◆ **Work request**
Take the data from its first line. Print each line exactly until the line containing "- 1997: nominal" has been printed too.

◆ **Records**
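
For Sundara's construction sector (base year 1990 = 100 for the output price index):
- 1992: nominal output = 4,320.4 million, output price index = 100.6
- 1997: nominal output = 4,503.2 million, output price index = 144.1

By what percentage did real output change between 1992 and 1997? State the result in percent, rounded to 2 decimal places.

Deflate each year: 1992 → 4320.4/1.006 = 4294.63; 1997 → 4503.2/1.441 = 3125.05.
So real output changed by 3125.05/4294.63 − 1 = -0.2723, i.e. -27.23%.

-27.23%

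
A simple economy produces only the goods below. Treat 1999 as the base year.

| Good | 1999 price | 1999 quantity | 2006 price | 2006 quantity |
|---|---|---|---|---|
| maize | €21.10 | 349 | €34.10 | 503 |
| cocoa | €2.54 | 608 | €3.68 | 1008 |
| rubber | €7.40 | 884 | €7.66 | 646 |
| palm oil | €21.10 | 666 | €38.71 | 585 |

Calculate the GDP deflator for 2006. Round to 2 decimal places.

159.93

Nominal GDP 2006 = 34.10·503 + 3.68·1008 + 7.66·646 + 38.71·585 = 48455.45.
Real GDP 2006 (at 1999 prices) = 21.10·503 + 2.54·1008 + 7.40·646 + 21.10·585 = 30297.52.
Deflator = Nominal/Real × 100 = 48455.45/30297.52 × 100 = 159.932.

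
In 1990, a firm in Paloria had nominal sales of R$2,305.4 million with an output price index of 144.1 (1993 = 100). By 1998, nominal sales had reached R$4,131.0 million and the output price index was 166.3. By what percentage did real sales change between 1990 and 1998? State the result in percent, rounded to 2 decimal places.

Real sales 1990 = 2305.4 / 1.441 = 1599.86.
Real sales 1998 = 4131.0 / 1.663 = 2484.06.
Real growth = 2484.06 / 1599.86 − 1 = 0.5527.

55.27%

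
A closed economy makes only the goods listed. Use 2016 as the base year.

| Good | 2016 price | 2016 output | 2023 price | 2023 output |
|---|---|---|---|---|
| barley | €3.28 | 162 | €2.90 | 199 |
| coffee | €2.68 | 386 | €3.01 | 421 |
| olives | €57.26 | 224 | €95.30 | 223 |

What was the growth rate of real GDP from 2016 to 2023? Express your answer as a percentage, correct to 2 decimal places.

Real GDP 2016 = Nominal GDP 2016 = 3.28·162 + 2.68·386 + 57.26·224 = 14392.08.
Real GDP 2023 (at 2016 prices) = 3.28·199 + 2.68·421 + 57.26·223 = 14549.98.
Real growth = 14549.98/14392.08 − 1 = 0.0110.

1.10%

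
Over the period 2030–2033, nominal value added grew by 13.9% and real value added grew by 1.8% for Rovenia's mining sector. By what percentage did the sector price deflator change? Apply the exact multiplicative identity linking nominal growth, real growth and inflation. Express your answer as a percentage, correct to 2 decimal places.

(1 + g_nom) = (1 + g_real)(1 + π), so π = 1.1390 / 1.0180 − 1 = 0.11886.

11.89%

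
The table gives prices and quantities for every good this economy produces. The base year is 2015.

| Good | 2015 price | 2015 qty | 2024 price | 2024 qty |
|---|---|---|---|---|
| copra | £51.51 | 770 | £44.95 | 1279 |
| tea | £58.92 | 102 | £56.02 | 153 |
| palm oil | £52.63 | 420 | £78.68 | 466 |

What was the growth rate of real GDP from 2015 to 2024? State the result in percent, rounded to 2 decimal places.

46.69%

Real GDP 2015 = Nominal GDP 2015 = 51.51·770 + 58.92·102 + 52.63·420 = 67777.14.
Real GDP 2024 (at 2015 prices) = 51.51·1279 + 58.92·153 + 52.63·466 = 99421.63.
Real growth = 99421.63/67777.14 − 1 = 0.4669.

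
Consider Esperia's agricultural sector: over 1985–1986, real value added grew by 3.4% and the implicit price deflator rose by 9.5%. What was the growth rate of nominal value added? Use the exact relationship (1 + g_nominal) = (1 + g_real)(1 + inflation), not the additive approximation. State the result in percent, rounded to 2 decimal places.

13.22%

(1 + g_nom) = (1 + g_real)(1 + π) = 1.0340 × 1.0950 = 1.13223.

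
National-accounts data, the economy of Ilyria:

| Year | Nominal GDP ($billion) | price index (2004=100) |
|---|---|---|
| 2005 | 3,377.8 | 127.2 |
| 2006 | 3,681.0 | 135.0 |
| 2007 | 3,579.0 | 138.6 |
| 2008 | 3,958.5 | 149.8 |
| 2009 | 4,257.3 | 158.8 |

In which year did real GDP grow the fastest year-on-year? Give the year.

2006

2006: real = 3681.0/1.350 = 2726.67; growth vs 2005 (2655.50) = 2.68%.
2007: real = 3579.0/1.386 = 2582.25; growth vs 2006 (2726.67) = -5.30%.
2008: real = 3958.5/1.498 = 2642.52; growth vs 2007 (2582.25) = 2.33%.
2009: real = 4257.3/1.588 = 2680.92; growth vs 2008 (2642.52) = 1.45%.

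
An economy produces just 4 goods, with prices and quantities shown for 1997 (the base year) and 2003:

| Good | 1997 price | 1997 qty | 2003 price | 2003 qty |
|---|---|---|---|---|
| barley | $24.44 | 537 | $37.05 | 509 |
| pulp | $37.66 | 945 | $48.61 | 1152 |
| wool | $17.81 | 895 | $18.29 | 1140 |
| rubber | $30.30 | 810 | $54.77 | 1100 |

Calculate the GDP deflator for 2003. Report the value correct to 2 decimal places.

142.48

Nominal GDP 2003 = 37.05·509 + 48.61·1152 + 18.29·1140 + 54.77·1100 = 155954.77.
Real GDP 2003 (at 1997 prices) = 24.44·509 + 37.66·1152 + 17.81·1140 + 30.30·1100 = 109457.68.
Deflator = Nominal/Real × 100 = 155954.77/109457.68 × 100 = 142.480.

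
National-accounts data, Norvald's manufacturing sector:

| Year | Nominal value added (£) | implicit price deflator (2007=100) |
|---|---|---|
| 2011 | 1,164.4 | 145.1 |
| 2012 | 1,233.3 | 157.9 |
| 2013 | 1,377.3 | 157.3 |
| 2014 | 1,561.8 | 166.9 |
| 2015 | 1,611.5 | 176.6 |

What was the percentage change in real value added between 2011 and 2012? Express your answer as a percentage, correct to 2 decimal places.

-2.67%

Real value added 2011 = 1164.4/1.451 = 802.48.
Real value added 2012 = 1233.3/1.579 = 781.06.
Change = 781.06/802.48 − 1 = -0.0267.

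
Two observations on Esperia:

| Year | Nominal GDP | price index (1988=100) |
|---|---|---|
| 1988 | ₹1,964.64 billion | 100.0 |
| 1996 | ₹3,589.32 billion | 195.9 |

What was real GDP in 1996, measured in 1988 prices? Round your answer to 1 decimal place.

Real GDP = Nominal / (price index/100) = 3589.32 / 1.959 = 1832.22.

₹1,832.2 billion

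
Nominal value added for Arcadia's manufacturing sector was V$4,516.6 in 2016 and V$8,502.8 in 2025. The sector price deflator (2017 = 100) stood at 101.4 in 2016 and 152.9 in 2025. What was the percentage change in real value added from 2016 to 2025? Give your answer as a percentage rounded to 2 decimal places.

Deflate each year: 2016 → 4516.6/1.014 = 4454.24; 2025 → 8502.8/1.529 = 5561.02.
So real value added changed by 5561.02/4454.24 − 1 = 0.2485, i.e. 24.85%.

24.85%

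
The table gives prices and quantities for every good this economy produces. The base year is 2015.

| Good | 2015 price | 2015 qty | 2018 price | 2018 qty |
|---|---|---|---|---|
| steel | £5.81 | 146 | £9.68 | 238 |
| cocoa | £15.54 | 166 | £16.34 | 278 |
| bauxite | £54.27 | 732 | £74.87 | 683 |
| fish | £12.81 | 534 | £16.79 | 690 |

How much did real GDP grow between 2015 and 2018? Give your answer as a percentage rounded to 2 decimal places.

3.23%

Real GDP 2015 = Nominal GDP 2015 = 5.81·146 + 15.54·166 + 54.27·732 + 12.81·534 = 49994.08.
Real GDP 2018 (at 2015 prices) = 5.81·238 + 15.54·278 + 54.27·683 + 12.81·690 = 51608.21.
Real growth = 51608.21/49994.08 − 1 = 0.0323.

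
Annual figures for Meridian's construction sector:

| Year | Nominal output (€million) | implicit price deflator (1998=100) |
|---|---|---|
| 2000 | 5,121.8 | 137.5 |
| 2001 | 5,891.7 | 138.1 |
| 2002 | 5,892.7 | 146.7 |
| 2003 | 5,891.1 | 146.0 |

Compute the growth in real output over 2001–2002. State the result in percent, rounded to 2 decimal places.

-5.85%

Real output 2001 = 5891.7/1.381 = 4266.26.
Real output 2002 = 5892.7/1.467 = 4016.84.
Change = 4016.84/4266.26 − 1 = -0.0585.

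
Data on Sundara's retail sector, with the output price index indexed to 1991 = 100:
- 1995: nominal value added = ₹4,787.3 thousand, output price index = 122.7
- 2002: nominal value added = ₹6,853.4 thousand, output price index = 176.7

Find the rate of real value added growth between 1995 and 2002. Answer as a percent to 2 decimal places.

Real value added 1995 = 4787.3 / 1.227 = 3901.63.
Real value added 2002 = 6853.4 / 1.767 = 3878.55.
Real growth = 3878.55 / 3901.63 − 1 = -0.0059.

-0.59%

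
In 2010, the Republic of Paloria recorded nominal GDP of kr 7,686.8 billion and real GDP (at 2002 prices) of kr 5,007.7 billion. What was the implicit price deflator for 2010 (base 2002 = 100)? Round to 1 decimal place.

153.5

implicit price deflator = (Nominal / Real) × 100 = 7686.8 / 5007.7 × 100 = 153.50.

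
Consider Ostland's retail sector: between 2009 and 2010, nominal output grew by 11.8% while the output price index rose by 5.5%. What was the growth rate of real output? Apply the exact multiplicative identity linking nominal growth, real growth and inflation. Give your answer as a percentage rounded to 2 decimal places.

5.97%

(1 + g_nom) = (1 + g_real)(1 + π), so g_real = 1.1180 / 1.0550 − 1 = 0.05972.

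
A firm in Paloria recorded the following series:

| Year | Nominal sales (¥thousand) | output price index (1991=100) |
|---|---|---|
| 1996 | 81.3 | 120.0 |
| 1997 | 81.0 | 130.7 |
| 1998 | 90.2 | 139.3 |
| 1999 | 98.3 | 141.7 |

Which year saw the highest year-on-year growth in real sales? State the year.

1997: real = 81.0/1.307 = 61.97; growth vs 1996 (67.75) = -8.53%.
1998: real = 90.2/1.393 = 64.75; growth vs 1997 (61.97) = 4.49%.
1999: real = 98.3/1.417 = 69.37; growth vs 1998 (64.75) = 7.14%.

1999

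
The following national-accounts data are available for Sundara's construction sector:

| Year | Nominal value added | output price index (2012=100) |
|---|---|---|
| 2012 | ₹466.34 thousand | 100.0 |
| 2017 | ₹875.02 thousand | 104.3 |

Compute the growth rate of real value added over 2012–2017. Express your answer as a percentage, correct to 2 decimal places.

Real value added 2012 = 466.34 / 1.000 = 466.34.
Real value added 2017 = 875.02 / 1.043 = 838.95.
Real growth = 838.95 / 466.34 − 1 = 0.7990.

79.90%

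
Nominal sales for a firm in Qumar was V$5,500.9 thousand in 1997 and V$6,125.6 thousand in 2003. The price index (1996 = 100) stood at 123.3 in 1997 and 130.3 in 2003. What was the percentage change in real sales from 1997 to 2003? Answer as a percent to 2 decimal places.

Real sales 1997 = 5500.9 / 1.233 = 4461.39.
Real sales 2003 = 6125.6 / 1.303 = 4701.15.
Real growth = 4701.15 / 4461.39 − 1 = 0.0537.

5.37%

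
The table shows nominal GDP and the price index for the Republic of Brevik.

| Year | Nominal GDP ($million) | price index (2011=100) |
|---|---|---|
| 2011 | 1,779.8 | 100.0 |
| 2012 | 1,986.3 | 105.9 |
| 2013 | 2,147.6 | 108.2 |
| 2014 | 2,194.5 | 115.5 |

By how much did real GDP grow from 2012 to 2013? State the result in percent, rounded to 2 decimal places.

5.82%

Real GDP 2012 = 1986.3/1.059 = 1875.64.
Real GDP 2013 = 2147.6/1.082 = 1984.84.
Change = 1984.84/1875.64 − 1 = 0.0582.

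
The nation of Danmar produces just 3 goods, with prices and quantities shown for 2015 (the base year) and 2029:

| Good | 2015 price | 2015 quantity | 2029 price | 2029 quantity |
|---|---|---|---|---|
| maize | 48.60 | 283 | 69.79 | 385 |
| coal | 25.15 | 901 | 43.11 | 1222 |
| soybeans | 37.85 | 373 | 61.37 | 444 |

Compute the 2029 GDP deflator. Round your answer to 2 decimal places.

161.21

Nominal GDP 2029 = 69.79·385 + 43.11·1222 + 61.37·444 = 106797.85.
Real GDP 2029 (at 2015 prices) = 48.60·385 + 25.15·1222 + 37.85·444 = 66249.70.
Deflator = Nominal/Real × 100 = 106797.85/66249.70 × 100 = 161.205.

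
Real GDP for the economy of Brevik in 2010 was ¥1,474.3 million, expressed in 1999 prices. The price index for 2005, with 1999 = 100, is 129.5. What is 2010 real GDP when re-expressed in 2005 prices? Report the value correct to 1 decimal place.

Real GDP in 2005 prices = Real GDP in 1999 prices × (P_2005/P_1999) = 1474.3 × 1.295 = 1909.22.

¥1,909.2 million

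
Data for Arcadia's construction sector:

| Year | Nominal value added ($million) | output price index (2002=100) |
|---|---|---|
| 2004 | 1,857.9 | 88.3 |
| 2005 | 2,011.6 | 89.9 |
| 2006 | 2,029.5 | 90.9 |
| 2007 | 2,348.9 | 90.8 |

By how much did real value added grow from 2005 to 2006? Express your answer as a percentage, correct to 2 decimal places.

-0.22%

Real value added 2005 = 2011.6/0.899 = 2237.60.
Real value added 2006 = 2029.5/0.909 = 2232.67.
Change = 2232.67/2237.60 − 1 = -0.0022.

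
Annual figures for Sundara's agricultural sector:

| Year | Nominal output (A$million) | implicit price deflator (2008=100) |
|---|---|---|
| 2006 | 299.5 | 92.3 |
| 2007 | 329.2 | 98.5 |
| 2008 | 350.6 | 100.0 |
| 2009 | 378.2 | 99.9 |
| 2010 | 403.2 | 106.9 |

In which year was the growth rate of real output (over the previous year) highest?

2007: real = 329.2/0.985 = 334.21; growth vs 2006 (324.49) = 3.00%.
2008: real = 350.6/1.000 = 350.60; growth vs 2007 (334.21) = 4.90%.
2009: real = 378.2/0.999 = 378.58; growth vs 2008 (350.60) = 7.98%.
2010: real = 403.2/1.069 = 377.17; growth vs 2009 (378.58) = -0.37%.

2009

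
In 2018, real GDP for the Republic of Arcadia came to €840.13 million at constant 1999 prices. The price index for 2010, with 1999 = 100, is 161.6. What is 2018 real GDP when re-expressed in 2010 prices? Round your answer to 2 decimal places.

Real GDP in 2010 prices = Real GDP in 1999 prices × (P_2010/P_1999) = 840.13 × 1.616 = 1357.65.

€1,357.65 million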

◆ **Exercise answer**
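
For Sundara's construction sector (base year 1990 = 100 for the output price index):
- 1992: nominal output = 4,320.4 million, output price index = 100.6
- 1997: nominal output = 4,503.2 million, output price index = 144.1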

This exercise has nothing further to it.